## [Directions]
Output all the data exactly.

## [Provided records]
────────────────
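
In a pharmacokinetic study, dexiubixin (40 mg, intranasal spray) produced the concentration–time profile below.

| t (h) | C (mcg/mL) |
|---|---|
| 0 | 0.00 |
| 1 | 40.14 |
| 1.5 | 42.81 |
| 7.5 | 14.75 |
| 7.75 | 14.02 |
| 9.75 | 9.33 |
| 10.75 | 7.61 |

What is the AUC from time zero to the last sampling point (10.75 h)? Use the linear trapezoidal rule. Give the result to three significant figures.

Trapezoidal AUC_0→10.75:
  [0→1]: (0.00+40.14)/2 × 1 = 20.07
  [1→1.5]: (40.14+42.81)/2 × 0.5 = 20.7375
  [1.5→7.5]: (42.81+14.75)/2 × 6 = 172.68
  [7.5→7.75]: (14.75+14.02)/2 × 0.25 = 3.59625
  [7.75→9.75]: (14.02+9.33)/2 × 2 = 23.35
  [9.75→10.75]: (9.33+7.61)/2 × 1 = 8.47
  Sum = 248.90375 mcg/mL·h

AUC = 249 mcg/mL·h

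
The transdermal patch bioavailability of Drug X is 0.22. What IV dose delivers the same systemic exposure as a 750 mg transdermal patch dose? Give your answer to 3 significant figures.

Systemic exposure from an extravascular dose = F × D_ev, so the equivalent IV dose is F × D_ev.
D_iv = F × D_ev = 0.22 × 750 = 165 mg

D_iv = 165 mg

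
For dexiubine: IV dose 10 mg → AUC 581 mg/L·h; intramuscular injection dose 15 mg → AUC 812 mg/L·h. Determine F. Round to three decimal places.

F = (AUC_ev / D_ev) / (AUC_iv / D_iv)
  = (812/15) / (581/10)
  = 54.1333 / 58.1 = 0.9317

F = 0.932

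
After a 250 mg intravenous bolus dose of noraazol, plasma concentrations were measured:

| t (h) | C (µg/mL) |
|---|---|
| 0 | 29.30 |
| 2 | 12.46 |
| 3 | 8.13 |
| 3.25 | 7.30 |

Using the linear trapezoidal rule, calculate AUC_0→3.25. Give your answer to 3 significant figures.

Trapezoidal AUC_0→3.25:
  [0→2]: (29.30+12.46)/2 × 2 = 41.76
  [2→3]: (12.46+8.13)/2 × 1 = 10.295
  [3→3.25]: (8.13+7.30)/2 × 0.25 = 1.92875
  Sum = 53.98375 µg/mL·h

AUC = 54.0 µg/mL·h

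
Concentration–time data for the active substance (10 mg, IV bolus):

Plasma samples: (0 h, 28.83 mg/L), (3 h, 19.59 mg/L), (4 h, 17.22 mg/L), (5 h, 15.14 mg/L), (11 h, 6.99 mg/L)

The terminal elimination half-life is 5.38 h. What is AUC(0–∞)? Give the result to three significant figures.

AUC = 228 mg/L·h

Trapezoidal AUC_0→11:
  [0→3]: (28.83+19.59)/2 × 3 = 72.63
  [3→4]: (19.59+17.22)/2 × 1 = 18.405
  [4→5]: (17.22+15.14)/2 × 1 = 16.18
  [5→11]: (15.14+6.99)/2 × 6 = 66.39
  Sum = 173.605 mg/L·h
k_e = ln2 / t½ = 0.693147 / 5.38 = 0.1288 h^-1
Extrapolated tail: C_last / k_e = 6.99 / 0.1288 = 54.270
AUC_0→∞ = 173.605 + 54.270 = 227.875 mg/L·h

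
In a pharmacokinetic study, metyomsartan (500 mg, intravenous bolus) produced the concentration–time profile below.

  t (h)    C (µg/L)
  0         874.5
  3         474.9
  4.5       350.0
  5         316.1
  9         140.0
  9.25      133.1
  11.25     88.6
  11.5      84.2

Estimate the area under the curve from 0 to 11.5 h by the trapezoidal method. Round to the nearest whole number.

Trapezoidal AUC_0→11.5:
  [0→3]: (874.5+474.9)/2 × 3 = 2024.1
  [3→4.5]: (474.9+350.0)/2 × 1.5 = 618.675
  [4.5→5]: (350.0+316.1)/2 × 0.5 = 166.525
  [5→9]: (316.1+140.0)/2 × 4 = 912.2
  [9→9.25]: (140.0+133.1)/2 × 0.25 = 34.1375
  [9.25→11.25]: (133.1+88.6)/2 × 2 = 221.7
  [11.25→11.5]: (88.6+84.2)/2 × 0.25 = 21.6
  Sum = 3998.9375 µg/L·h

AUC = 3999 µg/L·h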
────────────────
## [Result below]
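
In a pharmacokinetic study, dexiubixin (40 mg, intranasal spray) produced the concentration–time profile below.

| t (h) | C (mcg/mL) |
|---|---|
| 0 | 0.00 |
| 1 | 40.14 |
| 1.5 | 42.81 |
| 7.5 | 14.75 |
| 7.75 | 14.02 |
| 9.75 | 9.33 |
| 10.75 | 7.61 |

What is the AUC from time zero to the last sampling point (10.75 h)? Use the linear trapezoidal rule. Give the result to three significant figures.

Trapezoidal AUC_0→10.75:
  [0→1]: (0.00+40.14)/2 × 1 = 20.07
  [1→1.5]: (40.14+42.81)/2 × 0.5 = 20.7375
  [1.5→7.5]: (42.81+14.75)/2 × 6 = 172.68
  [7.5→7.75]: (14.75+14.02)/2 × 0.25 = 3.59625
  [7.75→9.75]: (14.02+9.33)/2 × 2 = 23.35
  [9.75→10.75]: (9.33+7.61)/2 × 1 = 8.47
  Sum = 248.90375 mcg/mL·h

AUC = 249 mcg/mL·h

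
The transdermal patch bioavailability of Drug X is 0.22. What IV dose delivers the same systemic exposure as a 750 mg transdermal patch dose? Give your answer to 3 significant figures.

Systemic exposure from an extravascular dose = F × D_ev, so the equivalent IV dose is F × D_ev.
D_iv = F × D_ev = 0.22 × 750 = 165 mg

D_iv = 165 mg

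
For dexiubine: IV dose 10 mg → AUC 581 mg/L·h; intramuscular injection dose 15 mg → AUC 812 mg/L·h. Determine F. Round to three decimal places.

F = (AUC_ev / D_ev) / (AUC_iv / D_iv)
  = (812/15) / (581/10)
  = 54.1333 / 58.1 = 0.9317

F = 0.932

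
After a 250 mg intravenous bolus dose of noraazol, plasma concentrations were measured:

| t (h) | C (µg/mL) |
|---|---|
| 0 | 29.30 |
| 2 | 12.46 |
| 3 | 8.13 |
| 3.25 | 7.30 |

Using the linear trapezoidal rule, calculate AUC_0→3.25. Give your answer to 3 significant figures.

Trapezoidal AUC_0→3.25:
  [0→2]: (29.30+12.46)/2 × 2 = 41.76
  [2→3]: (12.46+8.13)/2 × 1 = 10.295
  [3→3.25]: (8.13+7.30)/2 × 0.25 = 1.92875
  Sum = 53.98375 µg/mL·h

AUC = 54.0 µg/mL·h

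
Concentration–time data for the active substance (10 mg, IV bolus):

Plasma samples: (0 h, 28.83 mg/L), (3 h, 19.59 mg/L), (4 h, 17.22 mg/L), (5 h, 15.14 mg/L), (11 h, 6.99 mg/L)

The terminal elimination half-life is 5.38 h. What is AUC(0–∞)? Give the result to three significant figures.

AUC = 228 mg/L·h

Trapezoidal AUC_0→11:
  [0→3]: (28.83+19.59)/2 × 3 = 72.63
  [3→4]: (19.59+17.22)/2 × 1 = 18.405
  [4→5]: (17.22+15.14)/2 × 1 = 16.18
  [5→11]: (15.14+6.99)/2 × 6 = 66.39
  Sum = 173.605 mg/L·h
k_e = ln2 / t½ = 0.693147 / 5.38 = 0.1288 h^-1
Extrapolated tail: C_last / k_e = 6.99 / 0.1288 = 54.270
AUC_0→∞ = 173.605 + 54.270 = 227.875 mg/L·h

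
In a pharmacokinetic study, metyomsartan (500 mg, intravenous bolus) produced the concentration–time profile below.

  t (h)    C (µg/L)
  0         874.5
  3         474.9
  4.5       350.0
  5         316.1
  9         140.0
  9.25      133.1
  11.25     88.6
  11.5      84.2

Estimate the area under the curve from 0 to 11.5 h by the trapezoidal method. Round to the nearest whole number.

Trapezoidal AUC_0→11.5:
  [0→3]: (874.5+474.9)/2 × 3 = 2024.1
  [3→4.5]: (474.9+350.0)/2 × 1.5 = 618.675
  [4.5→5]: (350.0+316.1)/2 × 0.5 = 166.525
  [5→9]: (316.1+140.0)/2 × 4 = 912.2
  [9→9.25]: (140.0+133.1)/2 × 0.25 = 34.1375
  [9.25→11.25]: (133.1+88.6)/2 × 2 = 221.7
  [11.25→11.5]: (88.6+84.2)/2 × 0.25 = 21.6
  Sum = 3998.9375 µg/L·h

AUC = 3999 µg/L·h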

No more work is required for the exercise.